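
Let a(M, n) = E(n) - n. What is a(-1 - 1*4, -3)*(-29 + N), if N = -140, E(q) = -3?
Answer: 0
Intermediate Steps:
a(M, n) = -3 - n
a(-1 - 1*4, -3)*(-29 + N) = (-3 - 1*(-3))*(-29 - 140) = (-3 + 3)*(-169) = 0*(-169) = 0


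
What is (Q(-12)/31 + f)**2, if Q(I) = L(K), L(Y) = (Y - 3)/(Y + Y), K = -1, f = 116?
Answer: 12945604/961 ≈ 13471.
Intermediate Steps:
L(Y) = (-3 + Y)/(2*Y) (L(Y) = (-3 + Y)/((2*Y)) = (-3 + Y)*(1/(2*Y)) = (-3 + Y)/(2*Y))
Q(I) = 2 (Q(I) = (1/2)*(-3 - 1)/(-1) = (1/2)*(-1)*(-4) = 2)
(Q(-12)/31 + f)**2 = (2/31 + 116)**2 = (3598/31)**2 = 12945604/961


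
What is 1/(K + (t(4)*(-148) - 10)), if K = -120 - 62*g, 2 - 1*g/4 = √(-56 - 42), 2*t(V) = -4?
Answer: -165/3068146 - 434*I*√2/1534073 ≈ -5.3778e-5 - 0.00040009*I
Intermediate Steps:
t(V) = -2 (t(V) = (½)*(-4) = -2)
g = 8 - 28*I*√2 (g = 8 - 4*√(-56 - 42) = 8 - 28*I*√2 ≈ 8.0 - 39.598*I)
K = -616 + 1736*I*√2 (K = -120 - 62*(8 - 28*I*√2) = -120 + (-496 + 1736*I*√2) = -616 + 1736*I*√2 ≈ -616.0 + 2455.1*I)
1/(K + (t(4)*(-148) - 10)) = 1/((-616 + 1736*I*√2) + (-2*(-148) - 10)) = 1/((-616 + 1736*I*√2) + (296 - 10)) = 1/((-616 + 1736*I*√2) + 286) = 1/(-330 + 1736*I*√2)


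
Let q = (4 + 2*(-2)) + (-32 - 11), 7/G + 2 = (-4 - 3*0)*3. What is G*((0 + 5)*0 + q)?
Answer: 43/2 ≈ 21.500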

#### [EXERCISE GOAL]
Output the lines of the records above exactly as they appear, from the line containing "What is 1/(K" through the line containing "Answer: -165/3068146 - 434*I*√2/1534073".

#### [RESULT OF THE TASK]
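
What is 1/(K + (t(4)*(-148) - 10)), if K = -120 - 62*g, 2 - 1*g/4 = √(-56 - 42), 2*t(V) = -4?
Answer: -165/3068146 - 434*I*√2/1534073 ≈ -5.3778e-5 - 0.00040009*I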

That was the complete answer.